▶ _Task_
Pull every line containing "finalists" out of the material below.

▶ _Record extracts_
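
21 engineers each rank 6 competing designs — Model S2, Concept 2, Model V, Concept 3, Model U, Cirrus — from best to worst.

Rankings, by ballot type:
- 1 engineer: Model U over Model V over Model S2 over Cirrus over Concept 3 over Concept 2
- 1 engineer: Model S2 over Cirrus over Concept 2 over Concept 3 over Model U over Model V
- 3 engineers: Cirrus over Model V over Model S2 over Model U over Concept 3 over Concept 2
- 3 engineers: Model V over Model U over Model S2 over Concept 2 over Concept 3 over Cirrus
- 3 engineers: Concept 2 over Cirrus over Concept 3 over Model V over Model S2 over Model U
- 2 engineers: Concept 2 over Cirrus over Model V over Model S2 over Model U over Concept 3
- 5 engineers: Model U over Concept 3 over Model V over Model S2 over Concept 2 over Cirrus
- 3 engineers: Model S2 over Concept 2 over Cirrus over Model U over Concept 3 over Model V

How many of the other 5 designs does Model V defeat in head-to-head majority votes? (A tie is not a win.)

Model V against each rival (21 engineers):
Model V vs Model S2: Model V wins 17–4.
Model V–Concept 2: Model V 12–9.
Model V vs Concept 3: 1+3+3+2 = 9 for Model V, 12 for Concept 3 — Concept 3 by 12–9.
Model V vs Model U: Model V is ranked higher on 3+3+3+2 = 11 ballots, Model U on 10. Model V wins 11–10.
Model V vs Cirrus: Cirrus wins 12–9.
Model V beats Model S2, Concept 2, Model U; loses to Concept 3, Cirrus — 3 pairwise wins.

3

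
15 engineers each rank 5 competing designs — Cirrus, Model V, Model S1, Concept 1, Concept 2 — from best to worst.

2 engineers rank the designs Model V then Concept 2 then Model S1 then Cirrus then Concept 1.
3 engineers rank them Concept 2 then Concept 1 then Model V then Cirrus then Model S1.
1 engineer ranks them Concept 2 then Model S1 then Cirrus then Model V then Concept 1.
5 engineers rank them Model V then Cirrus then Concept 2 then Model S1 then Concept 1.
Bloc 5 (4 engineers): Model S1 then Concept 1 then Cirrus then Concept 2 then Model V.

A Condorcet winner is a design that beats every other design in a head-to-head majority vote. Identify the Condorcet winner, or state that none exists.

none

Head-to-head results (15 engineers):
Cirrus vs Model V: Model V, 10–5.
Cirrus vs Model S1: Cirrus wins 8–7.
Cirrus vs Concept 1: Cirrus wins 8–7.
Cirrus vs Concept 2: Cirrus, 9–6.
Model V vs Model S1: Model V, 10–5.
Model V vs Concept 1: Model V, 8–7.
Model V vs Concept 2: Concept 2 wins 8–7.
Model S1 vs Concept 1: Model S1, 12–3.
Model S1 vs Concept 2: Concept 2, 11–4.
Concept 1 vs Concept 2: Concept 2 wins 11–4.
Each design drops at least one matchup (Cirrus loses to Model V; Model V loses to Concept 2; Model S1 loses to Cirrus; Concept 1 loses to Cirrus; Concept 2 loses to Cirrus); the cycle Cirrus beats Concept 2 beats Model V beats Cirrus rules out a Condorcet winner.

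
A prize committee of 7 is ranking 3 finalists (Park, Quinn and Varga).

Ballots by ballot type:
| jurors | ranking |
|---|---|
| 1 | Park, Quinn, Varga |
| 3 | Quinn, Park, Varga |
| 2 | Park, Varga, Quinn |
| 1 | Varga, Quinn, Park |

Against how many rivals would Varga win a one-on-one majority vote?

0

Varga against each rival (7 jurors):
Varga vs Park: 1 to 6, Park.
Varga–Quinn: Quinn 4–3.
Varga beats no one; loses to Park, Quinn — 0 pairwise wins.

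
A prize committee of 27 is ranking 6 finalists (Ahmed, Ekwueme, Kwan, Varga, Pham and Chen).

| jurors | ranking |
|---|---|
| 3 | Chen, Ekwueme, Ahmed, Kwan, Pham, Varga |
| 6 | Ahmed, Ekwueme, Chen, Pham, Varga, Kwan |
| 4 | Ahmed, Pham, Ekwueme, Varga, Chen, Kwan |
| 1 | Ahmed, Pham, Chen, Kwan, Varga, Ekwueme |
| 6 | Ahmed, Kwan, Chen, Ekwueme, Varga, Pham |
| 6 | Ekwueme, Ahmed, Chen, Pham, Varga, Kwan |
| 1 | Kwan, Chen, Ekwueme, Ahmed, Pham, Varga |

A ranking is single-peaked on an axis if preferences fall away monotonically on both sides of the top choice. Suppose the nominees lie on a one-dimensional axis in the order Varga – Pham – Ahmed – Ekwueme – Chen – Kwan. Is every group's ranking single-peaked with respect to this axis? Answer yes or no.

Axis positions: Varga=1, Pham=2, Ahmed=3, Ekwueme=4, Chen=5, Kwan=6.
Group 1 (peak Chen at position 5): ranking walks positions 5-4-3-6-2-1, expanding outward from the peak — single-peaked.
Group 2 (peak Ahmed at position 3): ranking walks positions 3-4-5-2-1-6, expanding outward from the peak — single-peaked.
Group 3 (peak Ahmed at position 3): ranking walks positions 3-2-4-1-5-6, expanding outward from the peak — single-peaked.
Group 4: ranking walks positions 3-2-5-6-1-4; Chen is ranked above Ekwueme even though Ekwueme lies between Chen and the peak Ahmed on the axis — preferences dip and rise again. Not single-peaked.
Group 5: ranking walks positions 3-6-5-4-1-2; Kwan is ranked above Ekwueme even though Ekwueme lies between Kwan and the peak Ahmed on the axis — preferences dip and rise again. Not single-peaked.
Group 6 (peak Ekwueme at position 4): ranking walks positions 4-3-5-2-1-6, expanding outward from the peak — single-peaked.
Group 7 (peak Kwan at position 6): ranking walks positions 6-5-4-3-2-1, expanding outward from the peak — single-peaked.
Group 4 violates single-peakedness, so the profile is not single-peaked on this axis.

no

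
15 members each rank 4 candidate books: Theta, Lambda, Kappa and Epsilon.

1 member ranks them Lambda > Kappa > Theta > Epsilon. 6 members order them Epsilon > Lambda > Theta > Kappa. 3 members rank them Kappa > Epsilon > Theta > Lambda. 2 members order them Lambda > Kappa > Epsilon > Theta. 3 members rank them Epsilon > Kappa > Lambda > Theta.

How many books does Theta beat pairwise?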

==

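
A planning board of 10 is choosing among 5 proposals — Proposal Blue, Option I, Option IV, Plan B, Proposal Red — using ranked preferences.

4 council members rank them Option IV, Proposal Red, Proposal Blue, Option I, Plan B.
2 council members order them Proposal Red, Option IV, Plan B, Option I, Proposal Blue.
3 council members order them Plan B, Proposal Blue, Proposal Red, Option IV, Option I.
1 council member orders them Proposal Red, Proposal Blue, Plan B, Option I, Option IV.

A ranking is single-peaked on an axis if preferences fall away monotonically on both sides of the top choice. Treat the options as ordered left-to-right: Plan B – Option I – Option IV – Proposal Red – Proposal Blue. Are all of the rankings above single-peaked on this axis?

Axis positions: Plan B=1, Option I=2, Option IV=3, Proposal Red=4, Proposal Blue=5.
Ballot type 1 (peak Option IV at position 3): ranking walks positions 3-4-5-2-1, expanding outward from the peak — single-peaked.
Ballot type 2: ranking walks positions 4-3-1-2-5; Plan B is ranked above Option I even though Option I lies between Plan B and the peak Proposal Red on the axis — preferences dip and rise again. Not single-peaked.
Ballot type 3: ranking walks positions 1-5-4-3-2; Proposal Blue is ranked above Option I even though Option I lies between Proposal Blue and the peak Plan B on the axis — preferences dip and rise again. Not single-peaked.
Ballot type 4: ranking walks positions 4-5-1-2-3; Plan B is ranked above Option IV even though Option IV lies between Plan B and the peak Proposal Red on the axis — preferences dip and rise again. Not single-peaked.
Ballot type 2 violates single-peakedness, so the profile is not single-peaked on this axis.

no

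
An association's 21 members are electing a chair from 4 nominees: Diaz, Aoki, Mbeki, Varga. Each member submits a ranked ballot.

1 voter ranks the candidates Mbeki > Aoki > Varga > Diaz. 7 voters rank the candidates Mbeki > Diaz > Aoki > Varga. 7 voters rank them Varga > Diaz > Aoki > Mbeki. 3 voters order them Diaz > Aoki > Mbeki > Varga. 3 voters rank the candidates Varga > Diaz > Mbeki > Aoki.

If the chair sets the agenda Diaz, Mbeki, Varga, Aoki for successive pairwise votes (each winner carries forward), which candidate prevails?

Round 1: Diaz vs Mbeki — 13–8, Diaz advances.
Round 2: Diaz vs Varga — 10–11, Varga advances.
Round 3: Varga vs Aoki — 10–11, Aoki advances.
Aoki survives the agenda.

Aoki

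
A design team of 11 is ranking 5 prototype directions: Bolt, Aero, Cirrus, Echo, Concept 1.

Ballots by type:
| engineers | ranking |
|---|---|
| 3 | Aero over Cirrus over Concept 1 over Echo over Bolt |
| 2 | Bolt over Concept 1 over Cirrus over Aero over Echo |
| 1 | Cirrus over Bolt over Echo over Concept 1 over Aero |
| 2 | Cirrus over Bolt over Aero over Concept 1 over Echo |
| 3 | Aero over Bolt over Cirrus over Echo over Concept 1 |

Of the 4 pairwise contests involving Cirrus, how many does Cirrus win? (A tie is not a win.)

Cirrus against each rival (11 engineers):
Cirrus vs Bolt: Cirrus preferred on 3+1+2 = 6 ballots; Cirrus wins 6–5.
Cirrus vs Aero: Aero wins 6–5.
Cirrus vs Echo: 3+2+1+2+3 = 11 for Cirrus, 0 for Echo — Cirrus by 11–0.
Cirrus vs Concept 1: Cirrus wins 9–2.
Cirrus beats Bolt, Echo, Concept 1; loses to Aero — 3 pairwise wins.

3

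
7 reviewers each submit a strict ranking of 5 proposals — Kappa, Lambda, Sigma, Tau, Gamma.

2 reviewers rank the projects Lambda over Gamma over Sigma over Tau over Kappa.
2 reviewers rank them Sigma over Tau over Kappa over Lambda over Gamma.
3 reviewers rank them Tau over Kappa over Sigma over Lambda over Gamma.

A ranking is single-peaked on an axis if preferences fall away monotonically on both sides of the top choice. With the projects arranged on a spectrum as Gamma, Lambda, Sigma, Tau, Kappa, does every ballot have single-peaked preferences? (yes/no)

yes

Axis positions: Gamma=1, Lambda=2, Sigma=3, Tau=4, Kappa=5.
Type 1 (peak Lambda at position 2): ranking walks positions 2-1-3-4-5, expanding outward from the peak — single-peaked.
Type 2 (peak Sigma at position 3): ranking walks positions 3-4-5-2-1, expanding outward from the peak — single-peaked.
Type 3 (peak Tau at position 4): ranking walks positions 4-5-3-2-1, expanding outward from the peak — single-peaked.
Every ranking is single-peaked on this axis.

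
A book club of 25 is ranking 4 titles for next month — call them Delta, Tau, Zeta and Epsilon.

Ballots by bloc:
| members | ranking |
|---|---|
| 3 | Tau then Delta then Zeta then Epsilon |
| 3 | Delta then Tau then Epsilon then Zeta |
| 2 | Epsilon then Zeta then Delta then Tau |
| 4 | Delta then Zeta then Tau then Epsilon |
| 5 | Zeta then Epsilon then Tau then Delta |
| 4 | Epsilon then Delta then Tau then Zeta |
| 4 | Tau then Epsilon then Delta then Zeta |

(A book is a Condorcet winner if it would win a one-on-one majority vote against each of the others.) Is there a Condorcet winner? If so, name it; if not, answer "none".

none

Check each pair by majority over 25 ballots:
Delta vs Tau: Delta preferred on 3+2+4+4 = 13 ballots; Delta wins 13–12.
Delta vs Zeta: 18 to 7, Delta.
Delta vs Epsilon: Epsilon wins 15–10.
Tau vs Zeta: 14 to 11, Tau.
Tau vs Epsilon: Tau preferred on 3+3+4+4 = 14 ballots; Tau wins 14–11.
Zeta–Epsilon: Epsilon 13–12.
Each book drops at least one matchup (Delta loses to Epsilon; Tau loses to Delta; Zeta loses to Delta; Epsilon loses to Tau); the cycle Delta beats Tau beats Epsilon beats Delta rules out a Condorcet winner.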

▶ _Result_
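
A prize committee of 7 is ranking 3 finalists (Park, Quinn and Varga).
A prize committee of 27 is ranking 6 finalists (Ahmed, Ekwueme, Kwan, Varga, Pham and Chen).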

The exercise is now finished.